Task material Block Start

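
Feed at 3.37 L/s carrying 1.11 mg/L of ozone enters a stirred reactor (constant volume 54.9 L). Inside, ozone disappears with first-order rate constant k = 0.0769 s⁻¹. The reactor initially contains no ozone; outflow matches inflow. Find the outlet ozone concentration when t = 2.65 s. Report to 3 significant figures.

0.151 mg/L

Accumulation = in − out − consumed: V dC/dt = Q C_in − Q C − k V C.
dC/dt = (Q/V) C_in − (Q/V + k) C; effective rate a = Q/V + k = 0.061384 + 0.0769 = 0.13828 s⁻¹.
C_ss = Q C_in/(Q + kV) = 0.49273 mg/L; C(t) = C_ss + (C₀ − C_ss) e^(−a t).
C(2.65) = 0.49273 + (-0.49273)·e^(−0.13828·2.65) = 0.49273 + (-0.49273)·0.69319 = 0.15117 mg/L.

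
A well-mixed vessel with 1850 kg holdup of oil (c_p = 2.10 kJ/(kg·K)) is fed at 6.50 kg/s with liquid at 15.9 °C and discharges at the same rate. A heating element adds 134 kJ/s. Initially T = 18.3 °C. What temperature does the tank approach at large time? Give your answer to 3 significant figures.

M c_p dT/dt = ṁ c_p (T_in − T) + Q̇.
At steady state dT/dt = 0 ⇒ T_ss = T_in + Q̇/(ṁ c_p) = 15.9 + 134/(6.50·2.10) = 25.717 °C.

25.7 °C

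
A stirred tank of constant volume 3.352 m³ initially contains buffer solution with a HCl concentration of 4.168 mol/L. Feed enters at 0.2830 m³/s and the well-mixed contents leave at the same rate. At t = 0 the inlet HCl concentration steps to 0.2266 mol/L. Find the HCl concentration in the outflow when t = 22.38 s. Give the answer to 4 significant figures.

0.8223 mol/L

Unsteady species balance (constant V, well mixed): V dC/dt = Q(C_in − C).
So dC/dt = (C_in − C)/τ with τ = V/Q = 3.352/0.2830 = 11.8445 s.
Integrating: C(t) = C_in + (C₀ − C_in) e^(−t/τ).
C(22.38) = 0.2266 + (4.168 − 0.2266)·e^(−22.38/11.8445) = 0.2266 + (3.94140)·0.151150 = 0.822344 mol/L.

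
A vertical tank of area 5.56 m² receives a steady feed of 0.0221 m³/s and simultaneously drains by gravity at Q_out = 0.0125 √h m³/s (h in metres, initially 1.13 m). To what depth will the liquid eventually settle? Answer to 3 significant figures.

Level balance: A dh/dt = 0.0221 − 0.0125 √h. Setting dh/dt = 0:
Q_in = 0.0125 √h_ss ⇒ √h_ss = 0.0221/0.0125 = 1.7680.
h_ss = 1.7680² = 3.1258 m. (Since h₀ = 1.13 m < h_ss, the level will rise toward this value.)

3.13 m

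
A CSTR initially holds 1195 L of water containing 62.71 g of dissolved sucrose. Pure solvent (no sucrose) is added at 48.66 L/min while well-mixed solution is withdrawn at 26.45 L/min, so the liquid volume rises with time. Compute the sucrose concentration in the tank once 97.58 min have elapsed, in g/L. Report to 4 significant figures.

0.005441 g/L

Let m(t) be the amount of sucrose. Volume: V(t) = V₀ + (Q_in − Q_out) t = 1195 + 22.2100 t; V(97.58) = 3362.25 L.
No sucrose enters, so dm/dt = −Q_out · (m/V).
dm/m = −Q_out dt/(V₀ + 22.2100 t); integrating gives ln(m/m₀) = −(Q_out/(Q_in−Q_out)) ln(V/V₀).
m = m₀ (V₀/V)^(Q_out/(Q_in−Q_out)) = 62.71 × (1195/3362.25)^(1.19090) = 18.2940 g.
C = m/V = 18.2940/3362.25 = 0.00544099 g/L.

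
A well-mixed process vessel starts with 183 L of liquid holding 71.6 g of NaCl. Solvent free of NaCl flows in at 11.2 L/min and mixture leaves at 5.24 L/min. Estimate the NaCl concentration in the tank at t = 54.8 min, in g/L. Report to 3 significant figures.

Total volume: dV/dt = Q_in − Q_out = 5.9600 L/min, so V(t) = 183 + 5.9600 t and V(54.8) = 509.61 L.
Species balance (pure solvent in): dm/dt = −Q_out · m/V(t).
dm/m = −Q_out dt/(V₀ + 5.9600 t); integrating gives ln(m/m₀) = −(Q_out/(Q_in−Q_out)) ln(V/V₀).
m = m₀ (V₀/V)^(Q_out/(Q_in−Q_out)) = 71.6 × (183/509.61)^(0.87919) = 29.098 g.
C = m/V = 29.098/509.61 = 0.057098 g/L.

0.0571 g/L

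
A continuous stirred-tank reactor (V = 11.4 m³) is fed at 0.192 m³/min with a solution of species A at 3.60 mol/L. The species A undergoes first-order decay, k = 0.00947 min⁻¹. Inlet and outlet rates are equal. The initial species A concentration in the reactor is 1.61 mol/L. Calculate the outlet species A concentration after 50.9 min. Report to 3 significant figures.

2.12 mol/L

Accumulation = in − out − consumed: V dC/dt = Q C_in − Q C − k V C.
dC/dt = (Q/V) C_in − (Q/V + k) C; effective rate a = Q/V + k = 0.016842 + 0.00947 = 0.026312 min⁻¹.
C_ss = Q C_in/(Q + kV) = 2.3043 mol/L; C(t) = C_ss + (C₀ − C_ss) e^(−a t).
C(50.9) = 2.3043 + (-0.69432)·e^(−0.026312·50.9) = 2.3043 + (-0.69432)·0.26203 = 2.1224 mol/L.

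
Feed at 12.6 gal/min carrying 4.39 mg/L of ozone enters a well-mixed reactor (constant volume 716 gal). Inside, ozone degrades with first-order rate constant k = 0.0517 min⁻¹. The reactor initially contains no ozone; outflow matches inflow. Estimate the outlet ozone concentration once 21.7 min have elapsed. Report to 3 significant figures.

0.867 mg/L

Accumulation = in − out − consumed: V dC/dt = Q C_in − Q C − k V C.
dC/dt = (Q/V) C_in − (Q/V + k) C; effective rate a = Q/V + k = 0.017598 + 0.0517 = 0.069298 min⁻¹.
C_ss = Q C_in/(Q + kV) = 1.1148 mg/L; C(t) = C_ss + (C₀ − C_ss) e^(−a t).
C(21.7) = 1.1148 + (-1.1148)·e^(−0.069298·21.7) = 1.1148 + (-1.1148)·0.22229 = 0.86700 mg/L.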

Task material Block End

§ Exercise objective
Each of the records should be written out precisely as given.

§ Solution to this problem
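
Feed at 3.37 L/s carrying 1.11 mg/L of ozone enters a stirred reactor (constant volume 54.9 L). Inside, ozone disappears with first-order rate constant k = 0.0769 s⁻¹. The reactor initially contains no ozone; outflow matches inflow. Find the outlet ozone concentration when t = 2.65 s. Report to 3 significant figures.

0.151 mg/L

Accumulation = in − out − consumed: V dC/dt = Q C_in − Q C − k V C.
dC/dt = (Q/V) C_in − (Q/V + k) C; effective rate a = Q/V + k = 0.061384 + 0.0769 = 0.13828 s⁻¹.
C_ss = Q C_in/(Q + kV) = 0.49273 mg/L; C(t) = C_ss + (C₀ − C_ss) e^(−a t).
C(2.65) = 0.49273 + (-0.49273)·e^(−0.13828·2.65) = 0.49273 + (-0.49273)·0.69319 = 0.15117 mg/L.

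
A well-mixed vessel with 1850 kg holdup of oil (c_p = 2.10 kJ/(kg·K)) is fed at 6.50 kg/s with liquid at 15.9 °C and discharges at the same rate. A heating element adds 134 kJ/s. Initially T = 18.3 °C. What temperature does the tank approach at large time? Give your answer to 3 significant figures.

M c_p dT/dt = ṁ c_p (T_in − T) + Q̇.
At steady state dT/dt = 0 ⇒ T_ss = T_in + Q̇/(ṁ c_p) = 15.9 + 134/(6.50·2.10) = 25.717 °C.

25.7 °C

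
A stirred tank of constant volume 3.352 m³ initially contains buffer solution with a HCl concentration of 4.168 mol/L. Feed enters at 0.2830 m³/s and the well-mixed contents leave at the same rate. At t = 0 the inlet HCl concentration steps to 0.2266 mol/L. Find the HCl concentration in the outflow when t = 22.38 s. Give the answer to 4 significant figures.

0.8223 mol/L

Unsteady species balance (constant V, well mixed): V dC/dt = Q(C_in − C).
So dC/dt = (C_in − C)/τ with τ = V/Q = 3.352/0.2830 = 11.8445 s.
Integrating: C(t) = C_in + (C₀ − C_in) e^(−t/τ).
C(22.38) = 0.2266 + (4.168 − 0.2266)·e^(−22.38/11.8445) = 0.2266 + (3.94140)·0.151150 = 0.822344 mol/L.

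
A vertical tank of area 5.56 m² receives a steady feed of 0.0221 m³/s and simultaneously drains by gravity at Q_out = 0.0125 √h m³/s (h in metres, initially 1.13 m). To what depth will the liquid eventually settle? Answer to 3 significant figures.

Level balance: A dh/dt = 0.0221 − 0.0125 √h. Setting dh/dt = 0:
Q_in = 0.0125 √h_ss ⇒ √h_ss = 0.0221/0.0125 = 1.7680.
h_ss = 1.7680² = 3.1258 m. (Since h₀ = 1.13 m < h_ss, the level will rise toward this value.)

3.13 m

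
A CSTR initially holds 1195 L of water containing 62.71 g of dissolved sucrose. Pure solvent (no sucrose) is added at 48.66 L/min while well-mixed solution is withdrawn at 26.45 L/min, so the liquid volume rises with time. Compute the sucrose concentration in the tank once 97.58 min have elapsed, in g/L. Report to 4 significant figures.

0.005441 g/L

Let m(t) be the amount of sucrose. Volume: V(t) = V₀ + (Q_in − Q_out) t = 1195 + 22.2100 t; V(97.58) = 3362.25 L.
No sucrose enters, so dm/dt = −Q_out · (m/V).
dm/m = −Q_out dt/(V₀ + 22.2100 t); integrating gives ln(m/m₀) = −(Q_out/(Q_in−Q_out)) ln(V/V₀).
m = m₀ (V₀/V)^(Q_out/(Q_in−Q_out)) = 62.71 × (1195/3362.25)^(1.19090) = 18.2940 g.
C = m/V = 18.2940/3362.25 = 0.00544099 g/L.

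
A well-mixed process vessel starts with 183 L of liquid holding 71.6 g of NaCl. Solvent free of NaCl flows in at 11.2 L/min and mixture leaves at 5.24 L/min. Estimate the NaCl concentration in the tank at t = 54.8 min, in g/L. Report to 3 significant figures.

Total volume: dV/dt = Q_in − Q_out = 5.9600 L/min, so V(t) = 183 + 5.9600 t and V(54.8) = 509.61 L.
Species balance (pure solvent in): dm/dt = −Q_out · m/V(t).
dm/m = −Q_out dt/(V₀ + 5.9600 t); integrating gives ln(m/m₀) = −(Q_out/(Q_in−Q_out)) ln(V/V₀).
m = m₀ (V₀/V)^(Q_out/(Q_in−Q_out)) = 71.6 × (183/509.61)^(0.87919) = 29.098 g.
C = m/V = 29.098/509.61 = 0.057098 g/L.

0.0571 g/L

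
A continuous stirred-tank reactor (V = 11.4 m³) is fed at 0.192 m³/min with a solution of species A at 3.60 mol/L. The species A undergoes first-order decay, k = 0.00947 min⁻¹. Inlet and outlet rates are equal. The initial species A concentration in the reactor is 1.61 mol/L. Calculate the outlet species A concentration after 50.9 min. Report to 3 significant figures.

2.12 mol/L

Accumulation = in − out − consumed: V dC/dt = Q C_in − Q C − k V C.
dC/dt = (Q/V) C_in − (Q/V + k) C; effective rate a = Q/V + k = 0.016842 + 0.00947 = 0.026312 min⁻¹.
C_ss = Q C_in/(Q + kV) = 2.3043 mol/L; C(t) = C_ss + (C₀ − C_ss) e^(−a t).
C(50.9) = 2.3043 + (-0.69432)·e^(−0.026312·50.9) = 2.3043 + (-0.69432)·0.26203 = 2.1224 mol/L.

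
Feed at 12.6 gal/min carrying 4.39 mg/L of ozone enters a well-mixed reactor (constant volume 716 gal). Inside, ozone degrades with first-order rate constant k = 0.0517 min⁻¹. The reactor initially contains no ozone; outflow matches inflow. Estimate the outlet ozone concentration once 21.7 min have elapsed. Report to 3 significant figures.

0.867 mg/L

Accumulation = in − out − consumed: V dC/dt = Q C_in − Q C − k V C.
dC/dt = (Q/V) C_in − (Q/V + k) C; effective rate a = Q/V + k = 0.017598 + 0.0517 = 0.069298 min⁻¹.
C_ss = Q C_in/(Q + kV) = 1.1148 mg/L; C(t) = C_ss + (C₀ − C_ss) e^(−a t).
C(21.7) = 1.1148 + (-1.1148)·e^(−0.069298·21.7) = 1.1148 + (-1.1148)·0.22229 = 0.86700 mg/L.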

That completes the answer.